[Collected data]
-.-.-

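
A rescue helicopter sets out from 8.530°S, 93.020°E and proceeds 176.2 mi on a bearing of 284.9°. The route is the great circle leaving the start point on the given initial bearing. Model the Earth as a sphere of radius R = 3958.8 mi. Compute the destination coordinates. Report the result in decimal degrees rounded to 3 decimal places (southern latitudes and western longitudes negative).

latitude -7.867°, longitude 90.532°

Angular distance δ = d/R = 176.2 / 3958.8 = 0.044508 rad.
Start latitude φ₁ = -0.148877 rad; initial bearing θ = 4.972443 rad.
Applying the spherical law of cosines for sides, sin φ₂ = sin φ₁ cos δ + cos φ₁ sin δ cos θ = -0.136866, so φ₂ = -7.867°.
For the longitude increment, Δλ = atan2( sin θ sin δ cos φ₁, cos δ − sin φ₁ sin φ₂ ) = atan2(-0.042522, 0.978709) = -2.488°.
λ₂ = λ₁ + Δλ = 90.532°.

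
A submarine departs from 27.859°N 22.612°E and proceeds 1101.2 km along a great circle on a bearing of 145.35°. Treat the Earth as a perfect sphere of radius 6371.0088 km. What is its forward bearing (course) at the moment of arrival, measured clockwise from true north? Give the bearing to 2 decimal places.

Central angle δ = d/R = 0.172845 rad.
Converting: φ₁ = 0.486231 rad, θ = 2.536836 rad.
sin φ₂ = sin φ₁ cos δ + cos φ₁ sin δ cos θ = (0.467297)(0.985099) + (0.884100)(0.171986)(-0.822641) = 0.335249
φ₂ = asin(0.335249) = 0.341870 rad = 19.588°.
Then Δλ = atan2(0.086452, 0.828438) = 0.103978 rad, from sin θ sin δ cos φ₁ over cos δ − sin φ₁ sin φ₂.
λ₂ = 22.612° + 5.958° = 28.570°.
The forward bearing on arrival equals the back-azimuth from the destination plus 180°.
Back-azimuth from P₂ (19.59°, 28.57°) to P₁ (27.86°, 22.61°), with Δλ' = λ₁ − λ₂ = -5.96°: atan2( sin Δλ' cos φ₁ , cos φ₂ sin φ₁ − sin φ₂ cos φ₁ cos Δλ' ) = 327.75°.
Final bearing = (327.75° + 180°) mod 360° = 147.75°.

final bearing 147.75°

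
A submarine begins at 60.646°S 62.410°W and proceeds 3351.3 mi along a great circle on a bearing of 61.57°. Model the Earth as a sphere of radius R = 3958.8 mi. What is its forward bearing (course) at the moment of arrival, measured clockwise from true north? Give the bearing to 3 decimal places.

Central angle δ = d/R = 0.846544 rad.
Converting: φ₁ = -1.058472 rad, θ = 1.074599 rad.
Applying the spherical law of cosines for sides, sin φ₂ = sin φ₁ cos δ + cos φ₁ sin δ cos θ = -0.402706, so φ₂ = -23.747°.
Δλ = atan2( sin θ sin δ cos φ₁ , cos δ − sin φ₁ sin φ₂ ) = atan2(0.322881, 0.311574) = 0.803218 rad = 46.021°.
λ₂ = -62.410° + 46.021° = -16.389°.
The forward bearing on arrival equals the back-azimuth from the destination plus 180°.
Back-azimuth from P₂ (-23.747°, -16.389°) to P₁ (-60.646°, -62.410°), with Δλ' = λ₁ − λ₂ = -46.021°: atan2( sin Δλ' cos φ₁ , cos φ₂ sin φ₁ − sin φ₂ cos φ₁ cos Δλ' ) = 208.097°.
Final bearing = (208.097° + 180°) mod 360° = 28.097°.

final bearing 28.097°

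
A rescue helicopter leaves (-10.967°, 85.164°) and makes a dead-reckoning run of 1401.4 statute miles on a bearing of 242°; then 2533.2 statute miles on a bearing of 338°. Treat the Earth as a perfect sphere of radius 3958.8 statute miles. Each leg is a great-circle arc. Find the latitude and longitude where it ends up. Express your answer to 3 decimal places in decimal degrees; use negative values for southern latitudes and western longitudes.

Apply the spherical direct solution leg by leg, carrying full precision between legs.
Leg 1: from (-10.967°, 85.164°), δ = 1401.4/3958.8 = 0.353996 rad, θ = 242° → φ = -19.768°, λ = 66.184°.
Leg 2: from (-19.768°, 66.184°), δ = 2533.2/3958.8 = 0.639891 rad, θ = 338° → φ = 14.460°, λ = 52.828°.

latitude 14.460°, longitude 52.828°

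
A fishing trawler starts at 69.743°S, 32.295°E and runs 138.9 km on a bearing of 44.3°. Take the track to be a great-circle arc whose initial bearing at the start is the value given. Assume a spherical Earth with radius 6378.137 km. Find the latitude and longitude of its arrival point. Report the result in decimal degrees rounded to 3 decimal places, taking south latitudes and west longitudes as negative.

δ = 138.9/6378.137 = 0.021778 rad (1.2478°).
With φ₁ = -69.743° = -1.217245 rad and θ = 44.3° = 0.773181 rad:
sin φ₂ = sin φ₁ cos δ + cos φ₁ sin δ cos θ = (-0.938149)(0.999763) + (0.346232)(0.021776)(0.715693) = -0.932531
φ₂ = asin(-0.932531) = -1.201359 rad = -68.833°.
Then Δλ = atan2(0.005266, 0.124910) = 0.042131 rad, from sin θ sin δ cos φ₁ over cos δ − sin φ₁ sin φ₂.
λ₂ = λ₁ + Δλ = 34.709°.

latitude -68.833°, longitude 34.709°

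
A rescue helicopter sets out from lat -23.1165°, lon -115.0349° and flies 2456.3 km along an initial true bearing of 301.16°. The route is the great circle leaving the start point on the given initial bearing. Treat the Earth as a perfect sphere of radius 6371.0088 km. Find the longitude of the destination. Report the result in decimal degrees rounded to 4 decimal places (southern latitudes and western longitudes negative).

Central angle δ = d/R = 0.385543 rad.
With φ₁ = -23.1165° = -0.403459 rad and θ = 301.16° = 5.256234 rad:
Applying the spherical law of cosines for sides, sin φ₂ = sin φ₁ cos δ + cos φ₁ sin δ cos θ = -0.184820, so φ₂ = -10.6507°.
For the longitude increment, Δλ = atan2( sin θ sin δ cos φ₁, cos δ − sin φ₁ sin φ₂ ) = atan2(-0.295968, 0.854033) = -19.1139°.
Hence λ₂ = -115.0349° + -19.1139° = -134.1488°.

longitude -134.1488°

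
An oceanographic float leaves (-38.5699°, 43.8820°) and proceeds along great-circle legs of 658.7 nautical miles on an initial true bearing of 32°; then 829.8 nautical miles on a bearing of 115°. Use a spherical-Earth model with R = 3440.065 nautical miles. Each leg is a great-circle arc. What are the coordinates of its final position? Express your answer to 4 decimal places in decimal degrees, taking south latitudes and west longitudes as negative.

latitude -34.0600°, longitude 65.6571°

Apply the spherical direct solution leg by leg, carrying full precision between legs.
Leg 1: from (-38.5699°, 43.8820°), δ = 658.7/3440.065 = 0.191479 rad, θ = 32° → φ = -29.0708°, λ = 50.5079°.
Leg 2: from (-29.0708°, 50.5079°), δ = 829.8/3440.065 = 0.241216 rad, θ = 115° → φ = -34.0600°, λ = 65.6571°.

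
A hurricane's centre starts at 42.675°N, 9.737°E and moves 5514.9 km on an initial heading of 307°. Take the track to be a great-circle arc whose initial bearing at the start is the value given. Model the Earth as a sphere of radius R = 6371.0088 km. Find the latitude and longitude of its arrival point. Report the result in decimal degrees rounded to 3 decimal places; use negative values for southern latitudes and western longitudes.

Angular distance δ = d/R = 5514.9 / 6371.0088 = 0.865624 rad.
With φ₁ = 42.675° = 0.744819 rad and θ = 307° = 5.358161 rad:
Applying the spherical law of cosines for sides, sin φ₂ = sin φ₁ cos δ + cos φ₁ sin δ cos θ = 0.776285, so φ₂ = 50.922°.
Δλ = atan2( sin θ sin δ cos φ₁ , cos δ − sin φ₁ sin φ₂ ) = atan2(-0.447126, 0.121969) = -1.304492 rad = -74.742°.
λ₂ = λ₁ + Δλ = -65.005°.

latitude 50.922°, longitude -65.005°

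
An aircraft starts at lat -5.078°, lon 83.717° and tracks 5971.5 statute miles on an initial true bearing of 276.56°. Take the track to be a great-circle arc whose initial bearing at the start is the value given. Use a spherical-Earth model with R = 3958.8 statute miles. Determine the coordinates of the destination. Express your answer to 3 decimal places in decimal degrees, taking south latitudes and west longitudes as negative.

Angular distance δ = d/R = 5971.5 / 3958.8 = 1.508412 rad.
Start latitude φ₁ = -0.088628 rad; initial bearing θ = 4.826883 rad.
Applying the spherical law of cosines for sides, sin φ₂ = sin φ₁ cos δ + cos φ₁ sin δ cos θ = 0.108056, so φ₂ = 6.203°.
For the longitude increment, Δλ = atan2( sin θ sin δ cos φ₁, cos δ − sin φ₁ sin φ₂ ) = atan2(-0.987629, 0.071908) = -85.836°.
λ₂ = λ₁ + Δλ = -2.119°.

latitude 6.203°, longitude -2.119°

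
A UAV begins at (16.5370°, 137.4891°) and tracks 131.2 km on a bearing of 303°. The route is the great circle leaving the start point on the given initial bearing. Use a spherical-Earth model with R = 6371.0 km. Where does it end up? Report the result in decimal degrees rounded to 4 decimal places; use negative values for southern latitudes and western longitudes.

Angular distance δ = d/R = 131.2 / 6371 = 0.020593 rad.
Start latitude φ₁ = 0.288625 rad; initial bearing θ = 5.288348 rad.
Applying the spherical law of cosines for sides, sin φ₂ = sin φ₁ cos δ + cos φ₁ sin δ cos θ = 0.295325, so φ₂ = 17.1770°.
For the longitude increment, Δλ = atan2( sin θ sin δ cos φ₁, cos δ − sin φ₁ sin φ₂ ) = atan2(-0.016555, 0.915728) = -1.0357°.
Hence λ₂ = 137.4891° + -1.0357° = 136.4534°.

latitude 17.1770°, longitude 136.4534°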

-.-.-

_DESCRIPTION OF THE TASK_
Write out the lines above, starting at the line that contains "A UAV begins" and ending with the final line, and nothing else; copy them exactly.

_SOLUTION TO THE PROBLEM_
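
A UAV begins at (16.5370°, 137.4891°) and tracks 131.2 km on a bearing of 303°. The route is the great circle leaving the start point on the given initial bearing. Use a spherical-Earth model with R = 6371.0 km. Where does it end up? Report the result in decimal degrees rounded to 4 decimal places; use negative values for southern latitudes and western longitudes.

Angular distance δ = d/R = 131.2 / 6371 = 0.020593 rad.
Start latitude φ₁ = 0.288625 rad; initial bearing θ = 5.288348 rad.
Applying the spherical law of cosines for sides, sin φ₂ = sin φ₁ cos δ + cos φ₁ sin δ cos θ = 0.295325, so φ₂ = 17.1770°.
For the longitude increment, Δλ = atan2( sin θ sin δ cos φ₁, cos δ − sin φ₁ sin φ₂ ) = atan2(-0.016555, 0.915728) = -1.0357°.
Hence λ₂ = 137.4891° + -1.0357° = 136.4534°.

latitude 17.1770°, longitude 136.4534°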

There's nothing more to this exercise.